**Prompt**
Below are records; reproduce exactly the lines from the first through the one containing "Conventions: the residue is the coefficient of 1/(n".

**Dataset records**
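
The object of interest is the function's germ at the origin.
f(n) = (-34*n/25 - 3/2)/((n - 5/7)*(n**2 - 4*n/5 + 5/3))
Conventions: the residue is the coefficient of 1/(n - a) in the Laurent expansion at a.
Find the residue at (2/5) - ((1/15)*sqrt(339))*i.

The factor n**2 - 4*n/5 + 5/3 splits as (n - a)(n - a') with a = (2/5) - ((1/15)*sqrt(339))*i, a' = (2/5) + ((1/15)*sqrt(339))*i. At the order-1 pole a set g(n) = (n - a)*f(n) = [(-34*n/25 - 3/2)/(n - 5/7)] / (n - a').
Simple pole: residue = g(a) at a = (2/5) - ((1/15)*sqrt(339))*i, which is (3633/4720) - ((10339/533360)*sqrt(339))*i.

The residue is (3633/4720) - ((10339/533360)*sqrt(339))*i.


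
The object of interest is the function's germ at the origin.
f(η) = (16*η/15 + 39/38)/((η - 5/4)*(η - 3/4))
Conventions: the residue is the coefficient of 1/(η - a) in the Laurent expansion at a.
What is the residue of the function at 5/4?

At the order-1 pole 5/4 set g(η) = (η - (5/4))*f(η) = (16*η/15 + 39/38)/(η - 3/4).
Simple pole: residue = g(a) at a = 5/4, which is 269/57.

The residue is 269/57.


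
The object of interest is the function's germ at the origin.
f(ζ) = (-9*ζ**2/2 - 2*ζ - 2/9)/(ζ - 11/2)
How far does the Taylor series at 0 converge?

Denominator factor (ζ - 11/2): pole of order 1 at 11/2, modulus 11/2.
The radius of convergence is the smallest modulus among the singular points: 11/2.

The radius of convergence is 11/2.


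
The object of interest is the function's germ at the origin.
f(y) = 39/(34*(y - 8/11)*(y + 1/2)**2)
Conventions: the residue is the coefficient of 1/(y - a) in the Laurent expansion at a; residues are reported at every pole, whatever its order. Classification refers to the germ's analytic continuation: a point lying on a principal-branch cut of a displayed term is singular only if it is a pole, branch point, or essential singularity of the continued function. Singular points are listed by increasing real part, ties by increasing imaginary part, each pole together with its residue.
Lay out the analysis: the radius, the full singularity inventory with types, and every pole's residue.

Radius of convergence at 0: 1/2.
At -1/2: a pole of order 2; residue -3146/4131.
At 8/11: a pole of order 1; residue 3146/4131.

Denominator factor (y - 8/11): pole of order 1 at 8/11, modulus 8/11.
Denominator factor (y + 1/2)^2: pole of order 2 at -1/2, modulus 1/2.
The radius of convergence is the smallest modulus among the singular points: 1/2.
At the order-2 pole -1/2 set g(y) = (y - (-1/2))^2*f(y) = 39/(34*(y - 8/11)).
Order-2 pole: residue = g'(a); g'(-1/2) = -3146/4131, so the residue is -3146/4131.
At the order-1 pole 8/11 set g(y) = (y - (8/11))*f(y) = 39/(34*(y + 1/2)**2).
Simple pole: residue = g(a) at a = 8/11, which is 3146/4131.
List the singular points by increasing real part (a conjugate pair: the negative imaginary part first).


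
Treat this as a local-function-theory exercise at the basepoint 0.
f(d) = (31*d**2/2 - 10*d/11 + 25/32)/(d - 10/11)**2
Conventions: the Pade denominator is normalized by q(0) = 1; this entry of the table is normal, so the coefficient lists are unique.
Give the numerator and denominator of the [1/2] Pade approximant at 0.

The Pade approximant has numerator coefficients [121/128, -48048/400025]; denominator coefficients [1, -465399/400025, -157644003/8000500].

Taylor coefficients needed (expand at 0): a_0 = 121/128, a_1 = 627/640, a_2 = 253011/12800, a_3 = 1353627/32000.
Write the denominator as Q(d) = 1 + q1*d + q2*d^2. Requiring Q*f - P = O(d^4) with deg P <= 1 kills the coefficients of d^2..d^3 in Q*f:
  d^2: a_2 + q1*a_1 + q2*a_0 = 0, i.e. 253011/12800 + (627/640)*q1 + (121/128)*q2 = 0.
  d^3: a_3 + q1*a_2 + q2*a_1 = 0, i.e. 1353627/32000 + (253011/12800)*q1 + (627/640)*q2 = 0.
Solving this linear system: q1 = -465399/400025, q2 = -157644003/8000500.
The numerator is Q*f truncated at degree 1: P0 = a_0 = 121/128; P1 = a_1 + q1*a_0 = -48048/400025.


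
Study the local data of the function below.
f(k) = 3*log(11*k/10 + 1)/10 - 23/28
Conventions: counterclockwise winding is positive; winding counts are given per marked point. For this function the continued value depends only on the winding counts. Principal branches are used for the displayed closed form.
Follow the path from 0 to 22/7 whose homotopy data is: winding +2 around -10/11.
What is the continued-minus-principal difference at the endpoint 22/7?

Continued minus principal equals (6/5)*pi*i.

The rational part is single-valued and drops out of the difference; each branch term changes only by its own monodromy.
(3/10)*log(1 - k/(-10/11)): each positive loop around -10/11 adds 2*pi*i to the log, so winding +2 contributes (3/10)*(2)*2*pi*i = (6/5)*pi*i.
Summing the contributions at k = 22/7 gives (6/5)*pi*i.


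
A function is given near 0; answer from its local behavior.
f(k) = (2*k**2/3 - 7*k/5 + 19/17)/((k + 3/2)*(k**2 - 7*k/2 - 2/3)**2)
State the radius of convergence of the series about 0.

The radius of convergence is -7/4 + (1/12)*sqrt(537).

Denominator factor (k**2 - 7*k/2 - 2/3)^2: discriminant 179/12, real irrational roots 7/4 + (1/12)*sqrt(537) and 7/4 - (1/12)*sqrt(537); poles of order 2, moduli 7/4 + (1/12)*sqrt(537) and -7/4 + (1/12)*sqrt(537).
Denominator factor (k + 3/2): pole of order 1 at -3/2, modulus 3/2.
The radius of convergence is the smallest modulus among the singular points: -7/4 + (1/12)*sqrt(537).


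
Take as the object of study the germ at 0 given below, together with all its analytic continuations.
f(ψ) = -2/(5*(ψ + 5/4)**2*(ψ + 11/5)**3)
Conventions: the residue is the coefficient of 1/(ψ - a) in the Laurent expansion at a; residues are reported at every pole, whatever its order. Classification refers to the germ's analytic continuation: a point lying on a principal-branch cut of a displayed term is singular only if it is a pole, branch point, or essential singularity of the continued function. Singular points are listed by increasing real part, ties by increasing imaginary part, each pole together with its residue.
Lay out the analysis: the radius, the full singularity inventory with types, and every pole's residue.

Radius of convergence at 0: 5/4.
At -11/5: a pole of order 3; residue -192000/130321.
At -5/4: a pole of order 2; residue 192000/130321.

Denominator factor (ψ + 11/5)^3: pole of order 3 at -11/5, modulus 11/5.
Denominator factor (ψ + 5/4)^2: pole of order 2 at -5/4, modulus 5/4.
The radius of convergence is the smallest modulus among the singular points: 5/4.
At the order-3 pole -11/5 set g(ψ) = (ψ - (-11/5))^3*f(ψ) = -2/(5*(ψ + 5/4)**2).
Order-3 pole: residue = g''(a)/2; g''(-11/5) = -384000/130321, so the residue is -192000/130321.
At the order-2 pole -5/4 set g(ψ) = (ψ - (-5/4))^2*f(ψ) = -2/(5*(ψ + 11/5)**3).
Order-2 pole: residue = g'(a); g'(-5/4) = 192000/130321, so the residue is 192000/130321.
List the singular points by increasing real part (a conjugate pair: the negative imaginary part first).


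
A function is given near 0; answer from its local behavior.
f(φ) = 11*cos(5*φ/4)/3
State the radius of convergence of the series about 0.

The factor cos(5*φ/4) is entire and contributes no finite singular point.
The polynomial part has no poles.
No finite singular points: the Taylor series at 0 converges everywhere.

The radius of convergence is infinite.


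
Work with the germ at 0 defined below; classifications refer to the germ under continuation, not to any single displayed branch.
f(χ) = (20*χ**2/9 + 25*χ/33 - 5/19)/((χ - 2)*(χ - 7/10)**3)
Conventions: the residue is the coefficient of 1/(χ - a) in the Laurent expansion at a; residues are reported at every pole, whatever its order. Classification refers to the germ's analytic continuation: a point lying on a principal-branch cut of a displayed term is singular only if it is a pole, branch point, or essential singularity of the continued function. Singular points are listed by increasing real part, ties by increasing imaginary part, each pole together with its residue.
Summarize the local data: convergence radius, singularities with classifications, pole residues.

Radius of convergence at 0: 7/10.
At 7/10: a pole of order 3; residue -19075000/4132557.
At 2: a pole of order 1; residue 19075000/4132557.

Denominator factor (χ - 7/10)^3: pole of order 3 at 7/10, modulus 7/10.
Denominator factor (χ - 2): pole of order 1 at 2, modulus 2.
The radius of convergence is the smallest modulus among the singular points: 7/10.
At the order-3 pole 7/10 set g(χ) = (χ - (7/10))^3*f(χ) = (20*χ**2/9 + 25*χ/33 - 5/19)/(χ - 2).
Order-3 pole: residue = g''(a)/2; g''(7/10) = -38150000/4132557, so the residue is -19075000/4132557.
At the order-1 pole 2 set g(χ) = (χ - (2))*f(χ) = (20*χ**2/9 + 25*χ/33 - 5/19)/(χ - 7/10)**3.
Simple pole: residue = g(a) at a = 2, which is 19075000/4132557.
List the singular points by increasing real part (a conjugate pair: the negative imaginary part first).


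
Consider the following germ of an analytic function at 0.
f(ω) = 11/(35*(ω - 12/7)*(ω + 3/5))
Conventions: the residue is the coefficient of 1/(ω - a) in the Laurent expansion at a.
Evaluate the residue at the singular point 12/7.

At the order-1 pole 12/7 set g(ω) = (ω - (12/7))*f(ω) = 11/(35*(ω + 3/5)).
Simple pole: residue = g(a) at a = 12/7, which is 11/81.

The residue is 11/81.


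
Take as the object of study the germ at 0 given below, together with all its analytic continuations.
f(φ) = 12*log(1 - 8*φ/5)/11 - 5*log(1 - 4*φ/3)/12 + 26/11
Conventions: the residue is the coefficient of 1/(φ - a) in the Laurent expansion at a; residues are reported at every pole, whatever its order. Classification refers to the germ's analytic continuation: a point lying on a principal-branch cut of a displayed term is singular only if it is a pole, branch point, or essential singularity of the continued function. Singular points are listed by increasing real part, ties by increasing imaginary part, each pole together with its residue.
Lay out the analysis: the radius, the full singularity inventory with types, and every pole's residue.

Branch term (-5/12)*log(1 - φ/(3/4)): its argument vanishes at φ = 3/4, a logarithmic branch point, modulus 3/4.
Branch term (12/11)*log(1 - φ/(5/8)): its argument vanishes at φ = 5/8, a logarithmic branch point, modulus 5/8.
The radius of convergence is the smallest modulus among the singular points: 5/8.
List the singular points by increasing real part (a conjugate pair: the negative imaginary part first).

Radius of convergence at 0: 5/8.
At 5/8: a logarithmic branch point.
At 3/4: a logarithmic branch point.


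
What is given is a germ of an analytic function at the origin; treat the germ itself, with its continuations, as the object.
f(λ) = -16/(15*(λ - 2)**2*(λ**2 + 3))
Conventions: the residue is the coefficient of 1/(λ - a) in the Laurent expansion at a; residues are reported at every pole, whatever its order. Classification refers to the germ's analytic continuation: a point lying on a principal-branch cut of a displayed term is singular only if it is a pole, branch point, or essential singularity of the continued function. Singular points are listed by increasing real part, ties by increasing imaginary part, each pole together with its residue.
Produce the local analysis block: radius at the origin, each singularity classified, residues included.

Radius of convergence at 0: sqrt(3).
At -(sqrt(3))*i: a pole of order 1; residue (-32/735) - ((8/2205)*sqrt(3))*i.
At (sqrt(3))*i: a pole of order 1; residue (-32/735) + ((8/2205)*sqrt(3))*i.
At 2: a pole of order 2; residue 64/735.

Denominator factor (λ**2 + 3): discriminant -12, complex-conjugate roots (sqrt(3))*i and -(sqrt(3))*i; poles of order 1, moduli sqrt(3) and sqrt(3).
Denominator factor (λ - 2)^2: pole of order 2 at 2, modulus 2.
The radius of convergence is the smallest modulus among the singular points: sqrt(3).
The factor λ**2 + 3 splits as (λ - a)(λ - a') with a = -(sqrt(3))*i, a' = (sqrt(3))*i. At the order-1 pole a set g(λ) = (λ - a)*f(λ) = [-16/(15*(λ - 2)**2)] / (λ - a').
Simple pole: residue = g(a) at a = -(sqrt(3))*i, which is (-32/735) - ((8/2205)*sqrt(3))*i.
The factor λ**2 + 3 splits as (λ - a)(λ - a') with a = (sqrt(3))*i, a' = -(sqrt(3))*i. At the order-1 pole a set g(λ) = (λ - a)*f(λ) = [-16/(15*(λ - 2)**2)] / (λ - a').
Simple pole: residue = g(a) at a = (sqrt(3))*i, which is (-32/735) + ((8/2205)*sqrt(3))*i.
At the order-2 pole 2 set g(λ) = (λ - (2))^2*f(λ) = -16/(15*(λ**2 + 3)).
Order-2 pole: residue = g'(a); g'(2) = 64/735, so the residue is 64/735.
List the singular points by increasing real part (a conjugate pair: the negative imaginary part first).


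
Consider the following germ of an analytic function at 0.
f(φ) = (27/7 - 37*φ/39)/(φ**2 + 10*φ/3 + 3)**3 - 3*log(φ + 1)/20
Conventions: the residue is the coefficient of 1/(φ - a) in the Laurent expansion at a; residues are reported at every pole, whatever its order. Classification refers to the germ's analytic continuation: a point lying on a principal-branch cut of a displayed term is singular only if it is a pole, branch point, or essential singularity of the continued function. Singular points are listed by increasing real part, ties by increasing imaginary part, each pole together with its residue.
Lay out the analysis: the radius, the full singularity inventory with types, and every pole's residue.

Radius of convergence at 0: 1.
At (-5/3) - ((1/3)*sqrt(2))*i: a pole of order 3; residue ((180387/5824)*sqrt(2))*i.
At (-5/3) + ((1/3)*sqrt(2))*i: a pole of order 3; residue -((180387/5824)*sqrt(2))*i.
At -1: a logarithmic branch point.

Denominator factor (φ**2 + 10*φ/3 + 3)^3: discriminant -8/9, complex-conjugate roots (-5/3) + ((1/3)*sqrt(2))*i and (-5/3) - ((1/3)*sqrt(2))*i; poles of order 3, moduli sqrt(3) and sqrt(3).
Branch term (-3/20)*log(1 - φ/(-1)): its argument vanishes at φ = -1, a logarithmic branch point, modulus 1.
The radius of convergence is the smallest modulus among the singular points: 1.
The branch term is analytic at (-5/3) - ((1/3)*sqrt(2))*i and contributes nothing to the residue; only the rational part matters.
The factor φ**2 + 10*φ/3 + 3 splits as (φ - a)(φ - a') with a = (-5/3) - ((1/3)*sqrt(2))*i, a' = (-5/3) + ((1/3)*sqrt(2))*i. At the order-3 pole a set g(φ) = (φ - a)^3*(rational part) = [27/7 - 37*φ/39] / (φ - a')^3.
Order-3 pole: residue = g''(a)/2; g''((-5/3) - ((1/3)*sqrt(2))*i) = ((180387/2912)*sqrt(2))*i, so the residue is ((180387/5824)*sqrt(2))*i.
The branch term is analytic at (-5/3) + ((1/3)*sqrt(2))*i and contributes nothing to the residue; only the rational part matters.
The factor φ**2 + 10*φ/3 + 3 splits as (φ - a)(φ - a') with a = (-5/3) + ((1/3)*sqrt(2))*i, a' = (-5/3) - ((1/3)*sqrt(2))*i. At the order-3 pole a set g(φ) = (φ - a)^3*(rational part) = [27/7 - 37*φ/39] / (φ - a')^3.
Order-3 pole: residue = g''(a)/2; g''((-5/3) + ((1/3)*sqrt(2))*i) = -((180387/2912)*sqrt(2))*i, so the residue is -((180387/5824)*sqrt(2))*i.
List the singular points by increasing real part (a conjugate pair: the negative imaginary part first).


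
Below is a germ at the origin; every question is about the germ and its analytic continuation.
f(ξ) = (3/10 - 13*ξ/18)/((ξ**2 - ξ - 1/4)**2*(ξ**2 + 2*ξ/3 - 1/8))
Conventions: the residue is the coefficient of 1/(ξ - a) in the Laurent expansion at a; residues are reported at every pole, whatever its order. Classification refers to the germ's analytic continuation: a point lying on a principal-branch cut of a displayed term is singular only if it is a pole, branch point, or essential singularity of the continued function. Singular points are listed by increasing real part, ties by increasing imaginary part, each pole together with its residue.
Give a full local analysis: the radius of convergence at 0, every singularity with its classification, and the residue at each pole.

Radius of convergence at 0: -1/3 + (1/12)*sqrt(34).
At -1/3 - (1/12)*sqrt(34): a pole of order 1; residue 27952/73441 - (1045888/6242485)*sqrt(34).
At 1/2 - (1/2)*sqrt(2): a pole of order 2; residue -27952/73441 - (462493/1101615)*sqrt(2).
At -1/3 + (1/12)*sqrt(34): a pole of order 1; residue 27952/73441 + (1045888/6242485)*sqrt(34).
At 1/2 + (1/2)*sqrt(2): a pole of order 2; residue -27952/73441 + (462493/1101615)*sqrt(2).


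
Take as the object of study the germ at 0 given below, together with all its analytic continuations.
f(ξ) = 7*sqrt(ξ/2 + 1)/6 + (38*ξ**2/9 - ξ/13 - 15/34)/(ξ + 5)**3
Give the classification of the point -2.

The term (7/6)*sqrt(1 - ξ/(-2)) has argument 1 - -2/(-2) = 0 at -2: a square-root (algebraic, two-sheeted) branch point; the remaining terms are analytic or single-valued there.

The point is an algebraic (square-root) branch point.


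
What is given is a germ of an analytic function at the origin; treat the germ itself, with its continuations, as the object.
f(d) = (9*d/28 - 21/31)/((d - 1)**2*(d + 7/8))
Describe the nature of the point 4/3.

The point is a regular point.

Denominator factors: d - 1 = 1/3 at d = 4/3; d + 7/8 = 53/24 at d = 4/3 — none vanishes.
So the germ continues analytically to 4/3.


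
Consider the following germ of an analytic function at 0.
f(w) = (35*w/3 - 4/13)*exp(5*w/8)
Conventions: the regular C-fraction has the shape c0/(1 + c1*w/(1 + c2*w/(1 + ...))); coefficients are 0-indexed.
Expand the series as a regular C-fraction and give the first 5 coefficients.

Taylor coefficients (expand at 0): a_0 = -4/13, a_1 = 895/78, a_2 = 9025/1248, a_3 = 22625/9984, a_4 = 453125/958464.
c0 = a_0 = -4/13. Peel one level at a time: if S = 1 + c*w/S' with S'(0) = 1, then c is the w-coefficient of S and S' = c*w/(S - 1).
S_1 = c0/f = 1 + (895/24)*w + (1629125/1152)*w^2 + ...; c1 = 895/24.
S_2 = c1*w/(S_1 - 1) = 1 + (-325825/8592)*w + (1638075/8202496)*w^2 + ...; c2 = -325825/8592.
S_3 = c2*w/(S_2 - 1) = 1 + (196569/37326512)*w + (-47635579/43483926784)*w^2 + ...; c3 = 196569/37326512.
S_4 = c3*w/(S_3 - 1) = 1 + (8526768641/40990140432)*w + ...; c4 = 8526768641/40990140432.

The regular C-fraction coefficients are [-4/13, 895/24, -325825/8592, 196569/37326512, 8526768641/40990140432].


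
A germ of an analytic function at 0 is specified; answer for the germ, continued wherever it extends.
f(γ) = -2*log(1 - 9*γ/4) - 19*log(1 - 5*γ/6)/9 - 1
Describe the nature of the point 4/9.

The term (-2)*log(1 - γ/(4/9)) has argument 1 - 4/9/(4/9) = 0 at 4/9: a logarithmic (infinitely-sheeted) branch point; the remaining terms are analytic or single-valued there.

The point is a logarithmic branch point.


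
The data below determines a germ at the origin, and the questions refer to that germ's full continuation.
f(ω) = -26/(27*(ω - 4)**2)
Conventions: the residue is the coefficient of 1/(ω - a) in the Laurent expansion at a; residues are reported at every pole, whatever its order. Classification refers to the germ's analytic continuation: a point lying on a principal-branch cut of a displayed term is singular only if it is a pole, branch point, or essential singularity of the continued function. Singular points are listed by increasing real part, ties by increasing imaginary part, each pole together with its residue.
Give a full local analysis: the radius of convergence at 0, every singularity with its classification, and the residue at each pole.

Denominator factor (ω - 4)^2: pole of order 2 at 4, modulus 4.
The radius of convergence is the smallest modulus among the singular points: 4.
At the order-2 pole 4 set g(ω) = (ω - (4))^2*f(ω) = -26/27.
Order-2 pole: residue = g'(a); g'(4) = 0, so the residue is 0.

Radius of convergence at 0: 4.
At 4: a pole of order 2; residue 0.


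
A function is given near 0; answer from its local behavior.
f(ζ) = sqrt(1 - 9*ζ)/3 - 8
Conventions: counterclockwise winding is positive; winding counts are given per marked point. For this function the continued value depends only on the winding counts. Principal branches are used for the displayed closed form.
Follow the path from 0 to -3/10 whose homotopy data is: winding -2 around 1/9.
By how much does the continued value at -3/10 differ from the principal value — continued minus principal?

Continued minus principal equals 0.

The rational part is single-valued and drops out of the difference; each branch term changes only by its own monodromy.
(1/3)*sqrt(1 - ζ/(1/9)): winding -2 is even, the square root returns to the same sheet, contribution 0.
Summing the contributions at ζ = -3/10 gives 0.


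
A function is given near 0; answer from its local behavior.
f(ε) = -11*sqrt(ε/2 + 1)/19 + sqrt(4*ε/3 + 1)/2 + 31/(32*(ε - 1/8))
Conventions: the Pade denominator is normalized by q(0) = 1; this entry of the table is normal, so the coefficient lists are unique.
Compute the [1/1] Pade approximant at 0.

The Pade approximant has numerator coefficients [-595/76, 515653/504032]; denominator coefficients [1, -2714621/338232].

Taylor coefficients needed (expand at 0): a_0 = -595/76, a_1 = -14093/228, a_2 = -2714621/5472.
Write the denominator as Q(ε) = 1 + q1*ε. Requiring Q*f - P = O(ε^3) with deg P <= 1 kills the coefficients of ε^2..ε^2 in Q*f:
  ε^2: a_2 + q1*a_1 = 0, i.e. -2714621/5472 + (-14093/228)*q1 = 0.
Solving this linear system: q1 = -2714621/338232.
The numerator is Q*f truncated at degree 1: P0 = a_0 = -595/76; P1 = a_1 + q1*a_0 = 515653/504032.


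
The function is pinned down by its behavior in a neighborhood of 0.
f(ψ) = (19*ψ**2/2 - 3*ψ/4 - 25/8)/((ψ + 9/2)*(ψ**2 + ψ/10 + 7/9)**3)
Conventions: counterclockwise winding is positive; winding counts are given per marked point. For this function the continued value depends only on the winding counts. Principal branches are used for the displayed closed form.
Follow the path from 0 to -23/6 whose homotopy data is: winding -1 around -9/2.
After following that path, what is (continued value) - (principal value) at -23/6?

The function is rational, hence single-valued: continuing it around any pole returns the same value, so the difference is 0.

Continued minus principal equals 0.


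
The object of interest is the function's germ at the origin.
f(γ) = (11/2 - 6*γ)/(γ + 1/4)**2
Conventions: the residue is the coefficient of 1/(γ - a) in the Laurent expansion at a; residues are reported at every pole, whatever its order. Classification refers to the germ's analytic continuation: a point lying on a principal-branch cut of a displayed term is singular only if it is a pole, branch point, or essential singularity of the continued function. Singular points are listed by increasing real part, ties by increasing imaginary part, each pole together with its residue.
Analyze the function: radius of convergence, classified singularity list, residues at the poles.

Denominator factor (γ + 1/4)^2: pole of order 2 at -1/4, modulus 1/4.
The radius of convergence is the smallest modulus among the singular points: 1/4.
At the order-2 pole -1/4 set g(γ) = (γ - (-1/4))^2*f(γ) = 11/2 - 6*γ.
Order-2 pole: residue = g'(a); g'(-1/4) = -6, so the residue is -6.

Radius of convergence at 0: 1/4.
At -1/4: a pole of order 2; residue -6.


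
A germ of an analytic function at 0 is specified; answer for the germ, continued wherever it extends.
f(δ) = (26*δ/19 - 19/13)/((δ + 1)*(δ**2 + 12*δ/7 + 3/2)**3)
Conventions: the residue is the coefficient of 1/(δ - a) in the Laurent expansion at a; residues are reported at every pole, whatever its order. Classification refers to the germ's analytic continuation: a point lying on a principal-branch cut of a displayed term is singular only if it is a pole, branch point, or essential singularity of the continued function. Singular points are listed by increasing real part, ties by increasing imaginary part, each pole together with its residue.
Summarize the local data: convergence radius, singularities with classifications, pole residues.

Radius of convergence at 0: 1.
At -1: a pole of order 1; residue -1918056/328757.
At (-6/7) - ((5/14)*sqrt(6))*i: a pole of order 3; residue (959028/328757) - ((16228702/97329375)*sqrt(6))*i.
At (-6/7) + ((5/14)*sqrt(6))*i: a pole of order 3; residue (959028/328757) + ((16228702/97329375)*sqrt(6))*i.

Denominator factor (δ**2 + 12*δ/7 + 3/2)^3: discriminant -150/49, complex-conjugate roots (-6/7) + ((5/14)*sqrt(6))*i and (-6/7) - ((5/14)*sqrt(6))*i; poles of order 3, moduli (1/2)*sqrt(6) and (1/2)*sqrt(6).
Denominator factor (δ + 1): pole of order 1 at -1, modulus 1.
The radius of convergence is the smallest modulus among the singular points: 1.
At the order-1 pole -1 set g(δ) = (δ - (-1))*f(δ) = (26*δ/19 - 19/13)/(δ**2 + 12*δ/7 + 3/2)**3.
Simple pole: residue = g(a) at a = -1, which is -1918056/328757.
The factor δ**2 + 12*δ/7 + 3/2 splits as (δ - a)(δ - a') with a = (-6/7) - ((5/14)*sqrt(6))*i, a' = (-6/7) + ((5/14)*sqrt(6))*i. At the order-3 pole a set g(δ) = (δ - a)^3*f(δ) = [(26*δ/19 - 19/13)/(δ + 1)] / (δ - a')^3.
Order-3 pole: residue = g''(a)/2; g''((-6/7) - ((5/14)*sqrt(6))*i) = (1918056/328757) - ((32457404/97329375)*sqrt(6))*i, so the residue is (959028/328757) - ((16228702/97329375)*sqrt(6))*i.
The factor δ**2 + 12*δ/7 + 3/2 splits as (δ - a)(δ - a') with a = (-6/7) + ((5/14)*sqrt(6))*i, a' = (-6/7) - ((5/14)*sqrt(6))*i. At the order-3 pole a set g(δ) = (δ - a)^3*f(δ) = [(26*δ/19 - 19/13)/(δ + 1)] / (δ - a')^3.
Order-3 pole: residue = g''(a)/2; g''((-6/7) + ((5/14)*sqrt(6))*i) = (1918056/328757) + ((32457404/97329375)*sqrt(6))*i, so the residue is (959028/328757) + ((16228702/97329375)*sqrt(6))*i.
List the singular points by increasing real part (a conjugate pair: the negative imaginary part first).


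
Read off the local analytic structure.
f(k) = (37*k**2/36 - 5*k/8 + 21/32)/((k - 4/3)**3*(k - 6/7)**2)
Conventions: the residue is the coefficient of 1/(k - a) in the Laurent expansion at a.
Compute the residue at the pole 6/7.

The residue is -19717551/320000.

At the order-2 pole 6/7 set g(k) = (k - (6/7))^2*f(k) = (37*k**2/36 - 5*k/8 + 21/32)/(k - 4/3)**3.
Order-2 pole: residue = g'(a); g'(6/7) = -19717551/320000, so the residue is -19717551/320000.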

**Your solution**
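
The object of interest is the function's germ at the origin.
f(n) = (-34*n/25 - 3/2)/((n - 5/7)*(n**2 - 4*n/5 + 5/3))
Conventions: the residue is the coefficient of 1/(n - a) in the Laurent expansion at a.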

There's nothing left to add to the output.